Dataset entries:

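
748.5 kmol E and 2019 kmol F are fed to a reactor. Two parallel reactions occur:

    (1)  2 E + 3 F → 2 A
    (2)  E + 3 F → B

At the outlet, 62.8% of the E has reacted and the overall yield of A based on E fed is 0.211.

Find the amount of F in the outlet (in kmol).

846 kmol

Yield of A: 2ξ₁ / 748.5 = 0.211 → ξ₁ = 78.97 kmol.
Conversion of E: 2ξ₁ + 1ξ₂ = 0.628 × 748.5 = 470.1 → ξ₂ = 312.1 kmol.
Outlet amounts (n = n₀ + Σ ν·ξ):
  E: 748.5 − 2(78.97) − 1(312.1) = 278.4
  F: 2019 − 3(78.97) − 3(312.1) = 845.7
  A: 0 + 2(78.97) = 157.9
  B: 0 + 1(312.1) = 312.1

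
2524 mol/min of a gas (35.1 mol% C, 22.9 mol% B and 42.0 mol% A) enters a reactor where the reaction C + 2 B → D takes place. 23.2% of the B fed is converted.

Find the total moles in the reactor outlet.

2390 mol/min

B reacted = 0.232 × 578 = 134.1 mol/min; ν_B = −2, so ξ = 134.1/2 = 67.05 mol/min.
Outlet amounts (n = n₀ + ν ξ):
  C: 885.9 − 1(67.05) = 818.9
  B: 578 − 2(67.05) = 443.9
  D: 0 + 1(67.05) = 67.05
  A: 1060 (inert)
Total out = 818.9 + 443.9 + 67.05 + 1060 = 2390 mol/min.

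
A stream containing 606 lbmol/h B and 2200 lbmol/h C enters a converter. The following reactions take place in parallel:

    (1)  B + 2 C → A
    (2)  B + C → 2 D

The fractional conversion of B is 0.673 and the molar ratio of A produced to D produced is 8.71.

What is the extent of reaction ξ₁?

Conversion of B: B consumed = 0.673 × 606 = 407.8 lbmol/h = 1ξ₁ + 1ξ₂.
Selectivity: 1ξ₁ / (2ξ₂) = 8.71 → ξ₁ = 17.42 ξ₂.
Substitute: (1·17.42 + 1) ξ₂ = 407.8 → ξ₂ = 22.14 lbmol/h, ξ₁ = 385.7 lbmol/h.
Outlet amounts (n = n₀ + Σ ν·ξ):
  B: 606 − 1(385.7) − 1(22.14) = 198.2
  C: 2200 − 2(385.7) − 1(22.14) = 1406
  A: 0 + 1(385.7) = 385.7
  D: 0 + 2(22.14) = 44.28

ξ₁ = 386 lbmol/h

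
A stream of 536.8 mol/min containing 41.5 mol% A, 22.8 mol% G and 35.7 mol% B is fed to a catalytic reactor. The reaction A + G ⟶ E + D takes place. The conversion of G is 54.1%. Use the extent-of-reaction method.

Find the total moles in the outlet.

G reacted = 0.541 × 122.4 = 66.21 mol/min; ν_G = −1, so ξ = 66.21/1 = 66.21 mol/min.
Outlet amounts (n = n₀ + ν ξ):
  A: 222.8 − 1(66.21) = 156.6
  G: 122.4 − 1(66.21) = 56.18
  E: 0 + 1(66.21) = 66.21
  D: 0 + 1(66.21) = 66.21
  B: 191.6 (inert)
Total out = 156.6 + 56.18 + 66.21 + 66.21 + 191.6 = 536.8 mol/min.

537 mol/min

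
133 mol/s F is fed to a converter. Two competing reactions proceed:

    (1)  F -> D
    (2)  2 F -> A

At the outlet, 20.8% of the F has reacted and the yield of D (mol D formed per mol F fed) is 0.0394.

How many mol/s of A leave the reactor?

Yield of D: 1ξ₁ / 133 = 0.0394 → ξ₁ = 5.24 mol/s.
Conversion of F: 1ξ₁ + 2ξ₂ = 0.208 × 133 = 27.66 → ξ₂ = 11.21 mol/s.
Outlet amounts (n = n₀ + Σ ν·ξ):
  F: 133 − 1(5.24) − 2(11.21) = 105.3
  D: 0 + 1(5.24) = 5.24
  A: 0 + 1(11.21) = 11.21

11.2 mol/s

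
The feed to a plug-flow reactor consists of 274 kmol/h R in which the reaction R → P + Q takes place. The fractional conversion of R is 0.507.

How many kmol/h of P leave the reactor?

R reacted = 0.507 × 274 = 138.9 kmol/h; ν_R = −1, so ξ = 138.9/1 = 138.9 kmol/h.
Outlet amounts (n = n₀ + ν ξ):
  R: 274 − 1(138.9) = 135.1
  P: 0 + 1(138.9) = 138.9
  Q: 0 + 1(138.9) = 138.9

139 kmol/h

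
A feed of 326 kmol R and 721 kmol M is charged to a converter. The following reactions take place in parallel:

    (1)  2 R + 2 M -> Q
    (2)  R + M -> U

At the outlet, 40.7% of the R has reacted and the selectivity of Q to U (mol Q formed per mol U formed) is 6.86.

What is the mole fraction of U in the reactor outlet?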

---

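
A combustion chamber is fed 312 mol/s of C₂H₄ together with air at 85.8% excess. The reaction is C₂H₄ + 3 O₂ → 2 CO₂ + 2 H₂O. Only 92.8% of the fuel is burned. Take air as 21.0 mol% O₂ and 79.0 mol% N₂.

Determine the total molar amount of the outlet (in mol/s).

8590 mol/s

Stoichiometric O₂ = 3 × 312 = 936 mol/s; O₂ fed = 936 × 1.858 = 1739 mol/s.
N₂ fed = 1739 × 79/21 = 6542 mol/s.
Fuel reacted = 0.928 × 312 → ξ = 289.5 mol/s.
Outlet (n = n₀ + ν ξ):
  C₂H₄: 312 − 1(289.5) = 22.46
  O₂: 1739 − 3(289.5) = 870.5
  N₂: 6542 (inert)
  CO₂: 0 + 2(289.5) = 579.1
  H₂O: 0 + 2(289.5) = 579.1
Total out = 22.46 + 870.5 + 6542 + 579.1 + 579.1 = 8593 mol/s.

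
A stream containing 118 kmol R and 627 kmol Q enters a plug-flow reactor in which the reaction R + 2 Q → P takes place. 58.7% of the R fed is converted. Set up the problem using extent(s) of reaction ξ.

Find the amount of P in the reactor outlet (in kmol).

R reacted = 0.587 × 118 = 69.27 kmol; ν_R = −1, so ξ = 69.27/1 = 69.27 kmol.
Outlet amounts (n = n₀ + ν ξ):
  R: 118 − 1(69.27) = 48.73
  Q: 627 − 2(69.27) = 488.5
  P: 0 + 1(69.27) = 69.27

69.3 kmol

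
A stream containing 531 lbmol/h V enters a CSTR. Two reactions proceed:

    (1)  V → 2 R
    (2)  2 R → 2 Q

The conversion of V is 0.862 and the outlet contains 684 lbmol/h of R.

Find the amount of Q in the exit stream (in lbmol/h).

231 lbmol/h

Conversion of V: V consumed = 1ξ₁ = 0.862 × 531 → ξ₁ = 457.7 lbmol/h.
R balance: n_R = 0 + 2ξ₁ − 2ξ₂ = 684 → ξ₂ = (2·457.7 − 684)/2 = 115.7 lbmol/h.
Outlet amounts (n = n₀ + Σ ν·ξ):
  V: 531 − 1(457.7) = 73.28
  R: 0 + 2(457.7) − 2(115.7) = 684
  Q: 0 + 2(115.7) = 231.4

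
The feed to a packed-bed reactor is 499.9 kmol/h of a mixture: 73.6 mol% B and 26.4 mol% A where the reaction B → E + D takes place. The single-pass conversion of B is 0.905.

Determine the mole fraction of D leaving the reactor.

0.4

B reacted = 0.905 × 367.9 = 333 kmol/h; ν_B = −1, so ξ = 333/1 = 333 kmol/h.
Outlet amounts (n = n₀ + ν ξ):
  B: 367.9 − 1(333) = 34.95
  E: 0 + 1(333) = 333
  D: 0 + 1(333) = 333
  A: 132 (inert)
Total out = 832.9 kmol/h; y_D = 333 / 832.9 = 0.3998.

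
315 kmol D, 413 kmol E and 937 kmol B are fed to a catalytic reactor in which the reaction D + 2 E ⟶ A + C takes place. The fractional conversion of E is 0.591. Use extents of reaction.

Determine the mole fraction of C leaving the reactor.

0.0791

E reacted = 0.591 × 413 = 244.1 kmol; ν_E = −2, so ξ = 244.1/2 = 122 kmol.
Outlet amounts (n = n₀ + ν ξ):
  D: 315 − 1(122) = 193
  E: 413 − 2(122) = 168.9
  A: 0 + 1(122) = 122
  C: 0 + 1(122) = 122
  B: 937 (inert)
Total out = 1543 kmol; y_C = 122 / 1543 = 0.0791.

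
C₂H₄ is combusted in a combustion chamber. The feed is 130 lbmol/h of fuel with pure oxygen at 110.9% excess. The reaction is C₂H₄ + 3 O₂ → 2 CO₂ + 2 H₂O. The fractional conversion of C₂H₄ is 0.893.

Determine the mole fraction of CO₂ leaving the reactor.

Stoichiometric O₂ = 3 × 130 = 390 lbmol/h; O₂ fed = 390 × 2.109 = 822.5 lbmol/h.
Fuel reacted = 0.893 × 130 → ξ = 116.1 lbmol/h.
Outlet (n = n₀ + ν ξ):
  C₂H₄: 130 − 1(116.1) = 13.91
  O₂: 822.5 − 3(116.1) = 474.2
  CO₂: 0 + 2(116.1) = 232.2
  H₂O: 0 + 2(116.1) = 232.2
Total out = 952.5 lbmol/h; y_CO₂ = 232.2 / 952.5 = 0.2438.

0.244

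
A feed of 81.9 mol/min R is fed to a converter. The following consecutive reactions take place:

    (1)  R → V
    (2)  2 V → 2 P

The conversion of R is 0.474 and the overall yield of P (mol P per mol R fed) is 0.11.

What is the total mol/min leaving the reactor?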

- [Exercise directions]:
Which lines above contain the word "formed"? Show each of them.

- [Answer area]:
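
At the outlet, 20.8% of the F has reacted and the yield of D (mol D formed per mol F fed) is 0.0394.
At the outlet, 40.7% of the R has reacted and the selectivity of Q to U (mol Q formed per mol U formed) is 6.86.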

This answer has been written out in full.